(To do) All of the lines below should be copied word for word.

(Data for this task)
- - -
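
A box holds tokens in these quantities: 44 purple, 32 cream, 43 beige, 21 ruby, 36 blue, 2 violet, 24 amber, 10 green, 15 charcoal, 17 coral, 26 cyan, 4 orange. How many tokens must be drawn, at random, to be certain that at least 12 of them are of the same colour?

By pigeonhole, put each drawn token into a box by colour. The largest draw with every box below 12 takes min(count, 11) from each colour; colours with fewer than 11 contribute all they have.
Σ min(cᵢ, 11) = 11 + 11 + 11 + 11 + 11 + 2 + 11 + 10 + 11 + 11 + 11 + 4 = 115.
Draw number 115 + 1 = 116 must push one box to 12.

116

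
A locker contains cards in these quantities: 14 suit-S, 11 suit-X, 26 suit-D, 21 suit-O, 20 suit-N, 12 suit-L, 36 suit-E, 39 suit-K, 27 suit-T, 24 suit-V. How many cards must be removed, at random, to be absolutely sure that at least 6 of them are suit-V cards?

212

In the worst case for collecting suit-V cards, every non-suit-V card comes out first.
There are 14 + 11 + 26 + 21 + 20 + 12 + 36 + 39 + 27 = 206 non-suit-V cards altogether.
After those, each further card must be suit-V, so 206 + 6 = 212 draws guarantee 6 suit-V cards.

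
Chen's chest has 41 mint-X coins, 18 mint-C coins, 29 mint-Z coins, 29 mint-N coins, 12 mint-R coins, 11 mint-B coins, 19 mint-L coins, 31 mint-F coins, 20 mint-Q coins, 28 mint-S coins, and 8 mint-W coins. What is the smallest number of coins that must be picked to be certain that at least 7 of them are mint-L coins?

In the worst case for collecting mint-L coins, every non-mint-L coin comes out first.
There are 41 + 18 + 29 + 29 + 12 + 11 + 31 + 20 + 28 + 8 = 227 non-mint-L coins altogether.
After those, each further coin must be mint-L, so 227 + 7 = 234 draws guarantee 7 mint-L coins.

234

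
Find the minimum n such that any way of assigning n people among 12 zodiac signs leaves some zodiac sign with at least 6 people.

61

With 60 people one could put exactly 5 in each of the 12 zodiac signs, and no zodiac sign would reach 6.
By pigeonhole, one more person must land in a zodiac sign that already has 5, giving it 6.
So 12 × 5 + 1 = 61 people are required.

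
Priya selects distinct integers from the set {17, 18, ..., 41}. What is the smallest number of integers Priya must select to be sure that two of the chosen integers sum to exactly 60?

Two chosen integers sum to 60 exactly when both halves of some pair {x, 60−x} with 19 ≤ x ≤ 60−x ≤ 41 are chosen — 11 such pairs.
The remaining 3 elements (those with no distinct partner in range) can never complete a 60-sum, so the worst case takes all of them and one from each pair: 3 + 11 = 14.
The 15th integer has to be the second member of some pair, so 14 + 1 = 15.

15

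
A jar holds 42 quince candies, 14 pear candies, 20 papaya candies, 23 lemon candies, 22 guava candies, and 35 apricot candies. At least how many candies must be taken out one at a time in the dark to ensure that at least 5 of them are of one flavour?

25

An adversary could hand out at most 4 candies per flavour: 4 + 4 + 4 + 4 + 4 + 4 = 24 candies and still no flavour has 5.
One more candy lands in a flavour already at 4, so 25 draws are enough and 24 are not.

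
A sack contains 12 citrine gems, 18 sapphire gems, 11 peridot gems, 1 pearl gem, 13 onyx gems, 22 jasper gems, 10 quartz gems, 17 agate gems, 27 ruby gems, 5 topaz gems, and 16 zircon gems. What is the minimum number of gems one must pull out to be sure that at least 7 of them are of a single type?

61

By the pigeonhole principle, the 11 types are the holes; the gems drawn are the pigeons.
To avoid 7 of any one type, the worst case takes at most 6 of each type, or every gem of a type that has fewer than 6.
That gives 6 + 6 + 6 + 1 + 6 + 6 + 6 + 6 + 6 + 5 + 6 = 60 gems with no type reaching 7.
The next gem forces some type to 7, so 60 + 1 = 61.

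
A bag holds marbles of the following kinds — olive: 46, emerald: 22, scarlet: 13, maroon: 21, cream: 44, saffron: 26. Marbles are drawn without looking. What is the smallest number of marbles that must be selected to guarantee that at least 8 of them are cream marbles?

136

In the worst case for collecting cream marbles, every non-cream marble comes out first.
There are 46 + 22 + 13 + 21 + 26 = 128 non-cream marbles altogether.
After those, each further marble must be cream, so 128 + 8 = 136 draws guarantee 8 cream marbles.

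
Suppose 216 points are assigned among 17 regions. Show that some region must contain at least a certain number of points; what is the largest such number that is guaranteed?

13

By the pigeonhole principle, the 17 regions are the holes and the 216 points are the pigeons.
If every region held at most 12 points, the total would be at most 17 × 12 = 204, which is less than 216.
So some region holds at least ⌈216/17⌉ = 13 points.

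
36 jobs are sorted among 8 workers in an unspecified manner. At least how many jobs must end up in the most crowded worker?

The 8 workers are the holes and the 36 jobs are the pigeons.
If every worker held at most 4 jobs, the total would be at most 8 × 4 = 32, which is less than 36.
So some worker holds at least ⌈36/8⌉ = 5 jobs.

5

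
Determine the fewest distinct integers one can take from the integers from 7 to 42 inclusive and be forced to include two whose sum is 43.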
- - -
(Task solution)
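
A box holds tokens in these quantities: 44 purple, 32 cream, 43 beige, 21 ruby, 36 blue, 2 violet, 24 amber, 10 green, 15 charcoal, 17 coral, 26 cyan, 4 orange. How many tokens must be drawn, at random, to be certain that at least 12 of them are of the same colour?

By pigeonhole, put each drawn token into a box by colour. The largest draw with every box below 12 takes min(count, 11) from each colour; colours with fewer than 11 contribute all they have.
Σ min(cᵢ, 11) = 11 + 11 + 11 + 11 + 11 + 2 + 11 + 10 + 11 + 11 + 11 + 4 = 115.
Draw number 115 + 1 = 116 must push one box to 12.

116

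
A locker contains cards in these quantities: 14 suit-S, 11 suit-X, 26 suit-D, 21 suit-O, 20 suit-N, 12 suit-L, 36 suit-E, 39 suit-K, 27 suit-T, 24 suit-V. How many cards must be removed, at random, to be absolutely sure that at least 6 of them are suit-V cards?

212

In the worst case for collecting suit-V cards, every non-suit-V card comes out first.
There are 14 + 11 + 26 + 21 + 20 + 12 + 36 + 39 + 27 = 206 non-suit-V cards altogether.
After those, each further card must be suit-V, so 206 + 6 = 212 draws guarantee 6 suit-V cards.

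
Chen's chest has 41 mint-X coins, 18 mint-C coins, 29 mint-Z coins, 29 mint-N coins, 12 mint-R coins, 11 mint-B coins, 19 mint-L coins, 31 mint-F coins, 20 mint-Q coins, 28 mint-S coins, and 8 mint-W coins. What is the smallest number of coins that must be picked to be certain that at least 7 of them are mint-L coins?

In the worst case for collecting mint-L coins, every non-mint-L coin comes out first.
There are 41 + 18 + 29 + 29 + 12 + 11 + 31 + 20 + 28 + 8 = 227 non-mint-L coins altogether.
After those, each further coin must be mint-L, so 227 + 7 = 234 draws guarantee 7 mint-L coins.

234

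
Find the minimum n such that any way of assigning n people among 12 zodiac signs leaves some zodiac sign with at least 6 people.

61

With 60 people one could put exactly 5 in each of the 12 zodiac signs, and no zodiac sign would reach 6.
By pigeonhole, one more person must land in a zodiac sign that already has 5, giving it 6.
So 12 × 5 + 1 = 61 people are required.

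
Priya selects distinct integers from the set {17, 18, ..., 41}. What is the smallest number of integers Priya must select to be sure that two of the chosen integers sum to exactly 60?

Two chosen integers sum to 60 exactly when both halves of some pair {x, 60−x} with 19 ≤ x ≤ 60−x ≤ 41 are chosen — 11 such pairs.
The remaining 3 elements (those with no distinct partner in range) can never complete a 60-sum, so the worst case takes all of them and one from each pair: 3 + 11 = 14.
The 15th integer has to be the second member of some pair, so 14 + 1 = 15.

15

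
A jar holds 42 quince candies, 14 pear candies, 20 papaya candies, 23 lemon candies, 22 guava candies, and 35 apricot candies. At least how many candies must be taken out one at a time in the dark to ensure that at least 5 of them are of one flavour?

25

An adversary could hand out at most 4 candies per flavour: 4 + 4 + 4 + 4 + 4 + 4 = 24 candies and still no flavour has 5.
One more candy lands in a flavour already at 4, so 25 draws are enough and 24 are not.

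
A sack contains 12 citrine gems, 18 sapphire gems, 11 peridot gems, 1 pearl gem, 13 onyx gems, 22 jasper gems, 10 quartz gems, 17 agate gems, 27 ruby gems, 5 topaz gems, and 16 zircon gems. What is the minimum number of gems one must pull out to be sure that at least 7 of them are of a single type?

61

By the pigeonhole principle, the 11 types are the holes; the gems drawn are the pigeons.
To avoid 7 of any one type, the worst case takes at most 6 of each type, or every gem of a type that has fewer than 6.
That gives 6 + 6 + 6 + 1 + 6 + 6 + 6 + 6 + 6 + 5 + 6 = 60 gems with no type reaching 7.
The next gem forces some type to 7, so 60 + 1 = 61.

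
A bag holds marbles of the following kinds — olive: 46, emerald: 22, scarlet: 13, maroon: 21, cream: 44, saffron: 26. Marbles are drawn without looking. What is the smallest number of marbles that must be selected to guarantee that at least 8 of them are cream marbles?

136

In the worst case for collecting cream marbles, every non-cream marble comes out first.
There are 46 + 22 + 13 + 21 + 26 = 128 non-cream marbles altogether.
After those, each further marble must be cream, so 128 + 8 = 136 draws guarantee 8 cream marbles.

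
Suppose 216 points are assigned among 17 regions. Show that some region must contain at least a certain number of points; what is the largest such number that is guaranteed?

13

By the pigeonhole principle, the 17 regions are the holes and the 216 points are the pigeons.
If every region held at most 12 points, the total would be at most 17 × 12 = 204, which is less than 216.
So some region holds at least ⌈216/17⌉ = 13 points.

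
36 jobs are sorted among 8 workers in an unspecified manner. At least how many jobs must end up in the most crowded worker?

The 8 workers are the holes and the 36 jobs are the pigeons.
If every worker held at most 4 jobs, the total would be at most 8 × 4 = 32, which is less than 36.
So some worker holds at least ⌈36/8⌉ = 5 jobs.

5

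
Determine the fewest distinct integers one can take from the integers from 7 to 42 inclusive and be forced to include two whose sum is 43.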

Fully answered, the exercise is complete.